■ **Source records**
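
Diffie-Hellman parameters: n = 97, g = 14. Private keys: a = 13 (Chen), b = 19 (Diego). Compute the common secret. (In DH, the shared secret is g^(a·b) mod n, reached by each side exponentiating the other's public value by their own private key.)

82

Diego sends B = g^b mod n = 14^19 mod 97.
14^1 ≡ 14 (mod 97)
14^2 = (14^1)^2 ≡ 14^2 = 196 ≡ 2 (mod 97)
14^4 = (14^2)^2 ≡ 2^2 = 4 ≡ 4 (mod 97)
14^8 = (14^4)^2 ≡ 4^2 = 16 ≡ 16 (mod 97)
14^16 = (14^8)^2 ≡ 16^2 = 256 ≡ 62 (mod 97)
14^19 = 14^16 · 14^2 · 14^1 ≡ 62 · 2 · 14 ≡ 87 (mod 97).
So B = 87. Chen then computes K = B^a mod n = 87^13 mod 97.
87^1 ≡ 87 (mod 97)
87^2 = (87^1)^2 ≡ 87^2 = 7569 ≡ 3 (mod 97)
87^4 = (87^2)^2 ≡ 3^2 = 9 ≡ 9 (mod 97)
87^8 = (87^4)^2 ≡ 9^2 = 81 ≡ 81 (mod 97)
87^13 = 87^8 · 87^4 · 87^1 ≡ 81 · 9 · 87 ≡ 82 (mod 97).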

■ **Problem description**
Write the data out once more, exactly as it was given.

■ **Response below**
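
Diffie-Hellman parameters: n = 97, g = 14. Private keys: a = 13 (Chen), b = 19 (Diego). Compute the common secret. (In DH, the shared secret is g^(a·b) mod n, reached by each side exponentiating the other's public value by their own private key.)

82

Diego sends B = g^b mod n = 14^19 mod 97.
14^1 ≡ 14 (mod 97)
14^2 = (14^1)^2 ≡ 14^2 = 196 ≡ 2 (mod 97)
14^4 = (14^2)^2 ≡ 2^2 = 4 ≡ 4 (mod 97)
14^8 = (14^4)^2 ≡ 4^2 = 16 ≡ 16 (mod 97)
14^16 = (14^8)^2 ≡ 16^2 = 256 ≡ 62 (mod 97)
14^19 = 14^16 · 14^2 · 14^1 ≡ 62 · 2 · 14 ≡ 87 (mod 97).
So B = 87. Chen then computes K = B^a mod n = 87^13 mod 97.
87^1 ≡ 87 (mod 97)
87^2 = (87^1)^2 ≡ 87^2 = 7569 ≡ 3 (mod 97)
87^4 = (87^2)^2 ≡ 3^2 = 9 ≡ 9 (mod 97)
87^8 = (87^4)^2 ≡ 9^2 = 81 ≡ 81 (mod 97)
87^13 = 87^8 · 87^4 · 87^1 ≡ 81 · 9 · 87 ≡ 82 (mod 97).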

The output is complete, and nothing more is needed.